(DATA SHOWN Opens)
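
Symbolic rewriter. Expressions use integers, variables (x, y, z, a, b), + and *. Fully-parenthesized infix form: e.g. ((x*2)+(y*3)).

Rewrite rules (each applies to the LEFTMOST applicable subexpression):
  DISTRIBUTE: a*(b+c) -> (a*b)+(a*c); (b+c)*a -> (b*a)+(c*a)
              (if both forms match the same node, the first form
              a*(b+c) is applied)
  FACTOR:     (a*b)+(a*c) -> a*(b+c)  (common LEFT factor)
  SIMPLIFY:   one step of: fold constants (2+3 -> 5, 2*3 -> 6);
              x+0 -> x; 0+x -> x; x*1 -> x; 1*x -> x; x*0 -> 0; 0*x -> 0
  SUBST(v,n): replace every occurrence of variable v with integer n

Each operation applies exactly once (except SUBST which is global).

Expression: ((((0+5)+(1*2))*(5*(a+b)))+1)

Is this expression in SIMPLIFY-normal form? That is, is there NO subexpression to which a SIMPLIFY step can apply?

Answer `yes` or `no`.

Expression: ((((0+5)+(1*2))*(5*(a+b)))+1)
Scanning for simplifiable subexpressions (pre-order)...
  at root: ((((0+5)+(1*2))*(5*(a+b)))+1) (not simplifiable)
  at L: (((0+5)+(1*2))*(5*(a+b))) (not simplifiable)
  at LL: ((0+5)+(1*2)) (not simplifiable)
  at LLL: (0+5) (SIMPLIFIABLE)
  at LLR: (1*2) (SIMPLIFIABLE)
  at LR: (5*(a+b)) (not simplifiable)
  at LRR: (a+b) (not simplifiable)
Found simplifiable subexpr at path LLL: (0+5)
One SIMPLIFY step would give: (((5+(1*2))*(5*(a+b)))+1)
-> NOT in normal form.

Answer: no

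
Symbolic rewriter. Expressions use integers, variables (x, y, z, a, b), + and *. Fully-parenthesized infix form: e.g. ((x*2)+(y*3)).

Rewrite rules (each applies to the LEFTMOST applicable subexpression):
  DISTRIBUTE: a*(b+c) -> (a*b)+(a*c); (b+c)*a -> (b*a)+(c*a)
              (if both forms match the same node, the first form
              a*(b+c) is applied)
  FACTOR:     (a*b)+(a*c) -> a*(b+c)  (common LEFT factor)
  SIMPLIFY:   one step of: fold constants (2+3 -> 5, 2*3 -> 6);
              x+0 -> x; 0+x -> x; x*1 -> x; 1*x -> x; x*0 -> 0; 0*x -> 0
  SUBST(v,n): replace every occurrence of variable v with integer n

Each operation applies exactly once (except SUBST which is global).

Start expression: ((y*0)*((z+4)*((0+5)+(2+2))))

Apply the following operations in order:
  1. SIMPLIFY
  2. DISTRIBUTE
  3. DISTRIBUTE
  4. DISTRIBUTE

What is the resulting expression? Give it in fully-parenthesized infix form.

Answer: ((0*(((z+4)*0)+((z+4)*5)))+(0*((z+4)*(2+2))))

Derivation:
Start: ((y*0)*((z+4)*((0+5)+(2+2))))
Apply SIMPLIFY at L (target: (y*0)): ((y*0)*((z+4)*((0+5)+(2+2)))) -> (0*((z+4)*((0+5)+(2+2))))
Apply DISTRIBUTE at R (target: ((z+4)*((0+5)+(2+2)))): (0*((z+4)*((0+5)+(2+2)))) -> (0*(((z+4)*(0+5))+((z+4)*(2+2))))
Apply DISTRIBUTE at root (target: (0*(((z+4)*(0+5))+((z+4)*(2+2))))): (0*(((z+4)*(0+5))+((z+4)*(2+2)))) -> ((0*((z+4)*(0+5)))+(0*((z+4)*(2+2))))
Apply DISTRIBUTE at LR (target: ((z+4)*(0+5))): ((0*((z+4)*(0+5)))+(0*((z+4)*(2+2)))) -> ((0*(((z+4)*0)+((z+4)*5)))+(0*((z+4)*(2+2))))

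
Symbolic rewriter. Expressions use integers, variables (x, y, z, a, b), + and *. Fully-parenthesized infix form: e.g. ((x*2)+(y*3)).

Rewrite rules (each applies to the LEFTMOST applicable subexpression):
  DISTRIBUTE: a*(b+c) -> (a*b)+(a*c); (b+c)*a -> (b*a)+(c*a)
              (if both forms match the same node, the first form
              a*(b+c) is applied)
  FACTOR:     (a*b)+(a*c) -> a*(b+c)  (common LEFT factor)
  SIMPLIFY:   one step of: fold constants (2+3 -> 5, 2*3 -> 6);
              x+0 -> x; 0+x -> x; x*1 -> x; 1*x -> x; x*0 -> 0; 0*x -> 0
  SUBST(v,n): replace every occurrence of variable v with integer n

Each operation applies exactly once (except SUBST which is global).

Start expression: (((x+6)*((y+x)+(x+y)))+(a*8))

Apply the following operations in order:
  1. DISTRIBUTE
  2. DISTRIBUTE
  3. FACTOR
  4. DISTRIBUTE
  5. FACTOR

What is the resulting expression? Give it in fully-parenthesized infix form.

Answer: ((((x+6)*(y+x))+((x+6)*(x+y)))+(a*8))

Derivation:
Start: (((x+6)*((y+x)+(x+y)))+(a*8))
Apply DISTRIBUTE at L (target: ((x+6)*((y+x)+(x+y)))): (((x+6)*((y+x)+(x+y)))+(a*8)) -> ((((x+6)*(y+x))+((x+6)*(x+y)))+(a*8))
Apply DISTRIBUTE at LL (target: ((x+6)*(y+x))): ((((x+6)*(y+x))+((x+6)*(x+y)))+(a*8)) -> (((((x+6)*y)+((x+6)*x))+((x+6)*(x+y)))+(a*8))
Apply FACTOR at LL (target: (((x+6)*y)+((x+6)*x))): (((((x+6)*y)+((x+6)*x))+((x+6)*(x+y)))+(a*8)) -> ((((x+6)*(y+x))+((x+6)*(x+y)))+(a*8))
Apply DISTRIBUTE at LL (target: ((x+6)*(y+x))): ((((x+6)*(y+x))+((x+6)*(x+y)))+(a*8)) -> (((((x+6)*y)+((x+6)*x))+((x+6)*(x+y)))+(a*8))
Apply FACTOR at LL (target: (((x+6)*y)+((x+6)*x))): (((((x+6)*y)+((x+6)*x))+((x+6)*(x+y)))+(a*8)) -> ((((x+6)*(y+x))+((x+6)*(x+y)))+(a*8))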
(DATA SHOWN Closes)
* **WORK ITEM**:
Exact copies of every record are required.

* **ANSWER SPACE**:
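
Symbolic rewriter. Expressions use integers, variables (x, y, z, a, b), + and *. Fully-parenthesized infix form: e.g. ((x*2)+(y*3)).

Rewrite rules (each applies to the LEFTMOST applicable subexpression):
  DISTRIBUTE: a*(b+c) -> (a*b)+(a*c); (b+c)*a -> (b*a)+(c*a)
              (if both forms match the same node, the first form
              a*(b+c) is applied)
  FACTOR:     (a*b)+(a*c) -> a*(b+c)  (common LEFT factor)
  SIMPLIFY:   one step of: fold constants (2+3 -> 5, 2*3 -> 6);
              x+0 -> x; 0+x -> x; x*1 -> x; 1*x -> x; x*0 -> 0; 0*x -> 0
  SUBST(v,n): replace every occurrence of variable v with integer n

Each operation applies exactly once (except SUBST which is global).

Expression: ((((0+5)+(1*2))*(5*(a+b)))+1)

Is this expression in SIMPLIFY-normal form? That is, is there NO subexpression to which a SIMPLIFY step can apply?

Answer `yes` or `no`.

Expression: ((((0+5)+(1*2))*(5*(a+b)))+1)
Scanning for simplifiable subexpressions (pre-order)...
  at root: ((((0+5)+(1*2))*(5*(a+b)))+1) (not simplifiable)
  at L: (((0+5)+(1*2))*(5*(a+b))) (not simplifiable)
  at LL: ((0+5)+(1*2)) (not simplifiable)
  at LLL: (0+5) (SIMPLIFIABLE)
  at LLR: (1*2) (SIMPLIFIABLE)
  at LR: (5*(a+b)) (not simplifiable)
  at LRR: (a+b) (not simplifiable)
Found simplifiable subexpr at path LLL: (0+5)
One SIMPLIFY step would give: (((5+(1*2))*(5*(a+b)))+1)
-> NOT in normal form.

Answer: no

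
Symbolic rewriter. Expressions use integers, variables (x, y, z, a, b), + and *. Fully-parenthesized infix form: e.g. ((x*2)+(y*3)).

Rewrite rules (each applies to the LEFTMOST applicable subexpression):
  DISTRIBUTE: a*(b+c) -> (a*b)+(a*c); (b+c)*a -> (b*a)+(c*a)
              (if both forms match the same node, the first form
              a*(b+c) is applied)
  FACTOR:     (a*b)+(a*c) -> a*(b+c)  (common LEFT factor)
  SIMPLIFY:   one step of: fold constants (2+3 -> 5, 2*3 -> 6);
              x+0 -> x; 0+x -> x; x*1 -> x; 1*x -> x; x*0 -> 0; 0*x -> 0
  SUBST(v,n): replace every occurrence of variable v with integer n

Each operation applies exactly once (except SUBST which is global).

Start expression: ((y*0)*((z+4)*((0+5)+(2+2))))

Apply the following operations in order:
  1. SIMPLIFY
  2. DISTRIBUTE
  3. DISTRIBUTE
  4. DISTRIBUTE

What is the resulting expression? Give it in fully-parenthesized infix form.

Answer: ((0*(((z+4)*0)+((z+4)*5)))+(0*((z+4)*(2+2))))

Derivation:
Start: ((y*0)*((z+4)*((0+5)+(2+2))))
Apply SIMPLIFY at L (target: (y*0)): ((y*0)*((z+4)*((0+5)+(2+2)))) -> (0*((z+4)*((0+5)+(2+2))))
Apply DISTRIBUTE at R (target: ((z+4)*((0+5)+(2+2)))): (0*((z+4)*((0+5)+(2+2)))) -> (0*(((z+4)*(0+5))+((z+4)*(2+2))))
Apply DISTRIBUTE at root (target: (0*(((z+4)*(0+5))+((z+4)*(2+2))))): (0*(((z+4)*(0+5))+((z+4)*(2+2)))) -> ((0*((z+4)*(0+5)))+(0*((z+4)*(2+2))))
Apply DISTRIBUTE at LR (target: ((z+4)*(0+5))): ((0*((z+4)*(0+5)))+(0*((z+4)*(2+2)))) -> ((0*(((z+4)*0)+((z+4)*5)))+(0*((z+4)*(2+2))))

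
Symbolic rewriter. Expressions use integers, variables (x, y, z, a, b), + and *. Fully-parenthesized infix form: e.g. ((x*2)+(y*3)).

Rewrite rules (each applies to the LEFTMOST applicable subexpression):
  DISTRIBUTE: a*(b+c) -> (a*b)+(a*c); (b+c)*a -> (b*a)+(c*a)
              (if both forms match the same node, the first form
              a*(b+c) is applied)
  FACTOR:     (a*b)+(a*c) -> a*(b+c)  (common LEFT factor)
  SIMPLIFY:   one step of: fold constants (2+3 -> 5, 2*3 -> 6);
              x+0 -> x; 0+x -> x; x*1 -> x; 1*x -> x; x*0 -> 0; 0*x -> 0
  SUBST(v,n): replace every occurrence of variable v with integer n

Each operation applies exactly once (except SUBST which is global).

Start expression: (((x+6)*((y+x)+(x+y)))+(a*8))

Apply the following operations in order:
  1. DISTRIBUTE
  2. DISTRIBUTE
  3. FACTOR
  4. DISTRIBUTE
  5. FACTOR

What is the resulting expression? Give it in fully-parenthesized infix form.

Answer: ((((x+6)*(y+x))+((x+6)*(x+y)))+(a*8))

Derivation:
Start: (((x+6)*((y+x)+(x+y)))+(a*8))
Apply DISTRIBUTE at L (target: ((x+6)*((y+x)+(x+y)))): (((x+6)*((y+x)+(x+y)))+(a*8)) -> ((((x+6)*(y+x))+((x+6)*(x+y)))+(a*8))
Apply DISTRIBUTE at LL (target: ((x+6)*(y+x))): ((((x+6)*(y+x))+((x+6)*(x+y)))+(a*8)) -> (((((x+6)*y)+((x+6)*x))+((x+6)*(x+y)))+(a*8))
Apply FACTOR at LL (target: (((x+6)*y)+((x+6)*x))): (((((x+6)*y)+((x+6)*x))+((x+6)*(x+y)))+(a*8)) -> ((((x+6)*(y+x))+((x+6)*(x+y)))+(a*8))
Apply DISTRIBUTE at LL (target: ((x+6)*(y+x))): ((((x+6)*(y+x))+((x+6)*(x+y)))+(a*8)) -> (((((x+6)*y)+((x+6)*x))+((x+6)*(x+y)))+(a*8))
Apply FACTOR at LL (target: (((x+6)*y)+((x+6)*x))): (((((x+6)*y)+((x+6)*x))+((x+6)*(x+y)))+(a*8)) -> ((((x+6)*(y+x))+((x+6)*(x+y)))+(a*8))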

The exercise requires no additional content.